---------- INFORMATION SHOWN

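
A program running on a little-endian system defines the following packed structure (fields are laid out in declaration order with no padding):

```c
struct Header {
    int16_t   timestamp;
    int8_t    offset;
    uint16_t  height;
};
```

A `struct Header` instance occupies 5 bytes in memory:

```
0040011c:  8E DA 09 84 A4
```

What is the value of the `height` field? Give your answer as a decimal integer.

`height` follows `timestamp` (2 B), `offset` (1 B), so it starts at offset 2 + 1 = 3 and occupies 2 bytes.
Bytes at offsets 3..4: 84 A4.
Little-endian stores the least-significant byte at the lowest address.
Reassemble most-significant byte first: A4 84 → 0xA484.
0xA484 = 42116.

42116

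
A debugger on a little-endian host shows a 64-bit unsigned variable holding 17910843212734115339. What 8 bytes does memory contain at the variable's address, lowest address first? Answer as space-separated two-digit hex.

0B AE BB 9A 01 19 90 F8

17910843212734115339 in hexadecimal, padded to 64 bits, is 0xF89019019ABBAE0B.
Split into bytes (most-significant first): F8 90 19 01 9A BB AE 0B.
Little-endian: lowest address holds the least-significant byte.
So at ascending addresses the bytes are 0B AE BB 9A 01 19 90 F8.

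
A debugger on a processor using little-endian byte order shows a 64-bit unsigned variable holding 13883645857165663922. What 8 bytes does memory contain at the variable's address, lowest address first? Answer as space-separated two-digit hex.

13883645857165663922 in hexadecimal, padded to 64 bits, is 0xC0AC9E592FAEDEB2.
Split into bytes (most-significant first): C0 AC 9E 59 2F AE DE B2.
Little-endian stores the least-significant byte at the lowest address.
So at ascending addresses the bytes are B2 DE AE 2F 59 9E AC C0.

B2 DE AE 2F 59 9E AC C0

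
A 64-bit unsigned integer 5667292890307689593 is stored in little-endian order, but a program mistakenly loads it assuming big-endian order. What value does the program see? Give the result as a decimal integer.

5667292890307689593 in 64-bit hexadecimal is 0x4EA644DB6CE2FC79.
Stored little-endian, the bytes at ascending addresses are 79 FC E2 6C DB 44 A6 4E.
Read back as big-endian, the last byte is least significant, giving 0x79FCE26CDB44A64E.
0x79FCE26CDB44A64E = 8790149529883420238.

8790149529883420238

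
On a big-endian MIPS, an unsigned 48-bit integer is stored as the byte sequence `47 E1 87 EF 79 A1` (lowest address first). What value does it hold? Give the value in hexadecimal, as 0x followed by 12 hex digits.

In big-endian order the high byte comes first in memory.
The bytes are already most-significant first: 0x47E187EF79A1.

0x47E187EF79A1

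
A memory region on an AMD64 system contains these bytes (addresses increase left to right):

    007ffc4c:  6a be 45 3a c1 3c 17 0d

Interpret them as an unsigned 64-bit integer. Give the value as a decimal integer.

In little-endian order the low byte comes first in memory.
Reassemble most-significant byte first: 0D 17 3C C1 3A 45 BE 6A → 0x0D173CC13A45BE6A.
0x0D173CC13A45BE6A = 943289447561412202.

943289447561412202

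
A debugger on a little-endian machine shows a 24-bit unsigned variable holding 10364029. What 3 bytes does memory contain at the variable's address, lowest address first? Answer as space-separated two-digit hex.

10364029 in hexadecimal, padded to 24 bits, is 0x9E247D.
Split into bytes (most-significant first): 9E 24 7D.
Little-endian stores the least-significant byte at the lowest address.
So at ascending addresses the bytes are 7D 24 9E.

7D 24 9E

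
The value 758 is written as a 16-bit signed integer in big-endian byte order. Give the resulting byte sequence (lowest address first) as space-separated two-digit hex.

02 F6

758 in hexadecimal, padded to 16 bits, is 0x02F6.
Split into bytes (most-significant first): 02 F6.
In big-endian order the high byte comes first in memory.
So the memory order matches the most-significant-first order: 02 F6.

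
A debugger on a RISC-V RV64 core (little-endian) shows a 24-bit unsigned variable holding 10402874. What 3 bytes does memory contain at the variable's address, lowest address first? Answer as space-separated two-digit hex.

3A BC 9E

10402874 in hexadecimal, padded to 24 bits, is 0x9EBC3A.
Split into bytes (most-significant first): 9E BC 3A.
Little-endian stores the least-significant byte at the lowest address.
So at ascending addresses the bytes are 3A BC 9E.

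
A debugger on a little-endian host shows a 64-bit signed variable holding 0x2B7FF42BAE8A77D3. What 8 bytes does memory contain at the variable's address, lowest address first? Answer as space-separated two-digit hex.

D3 77 8A AE 2B F4 7F 2B

Split into bytes (most-significant first): 2B 7F F4 2B AE 8A 77 D3.
Little-endian stores the least-significant byte at the lowest address.
So at ascending addresses the bytes are D3 77 8A AE 2B F4 7F 2B.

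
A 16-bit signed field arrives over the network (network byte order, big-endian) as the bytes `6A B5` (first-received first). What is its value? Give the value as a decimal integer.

27317

In big-endian order the high byte comes first in memory.
The bytes are already most-significant first: 0x6AB5.
0x6AB5 = 27317.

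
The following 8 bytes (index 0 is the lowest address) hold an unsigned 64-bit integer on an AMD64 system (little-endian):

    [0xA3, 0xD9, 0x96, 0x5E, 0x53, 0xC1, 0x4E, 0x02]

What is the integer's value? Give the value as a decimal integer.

166282800072677795

Little-endian: lowest address holds the least-significant byte.
Reassemble most-significant byte first: 02 4E C1 53 5E 96 D9 A3 → 0x024EC1535E96D9A3.
0x024EC1535E96D9A3 = 166282800072677795.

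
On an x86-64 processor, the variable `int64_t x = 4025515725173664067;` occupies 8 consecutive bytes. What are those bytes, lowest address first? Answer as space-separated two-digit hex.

4025515725173664067 in hexadecimal, padded to 64 bits, is 0x37DD813954B9A943.
Split into bytes (most-significant first): 37 DD 81 39 54 B9 A9 43.
Little-endian stores the least-significant byte at the lowest address.
So at ascending addresses the bytes are 43 A9 B9 54 39 81 DD 37.

43 A9 B9 54 39 81 DD 37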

--------------------

* **TASK INSTRUCTIONS**
Scan the data above, find each line with "Header", and copy it.

* **EXERCISE OUTPUT**
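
struct Header {
A `struct Header` instance occupies 5 bytes in memory: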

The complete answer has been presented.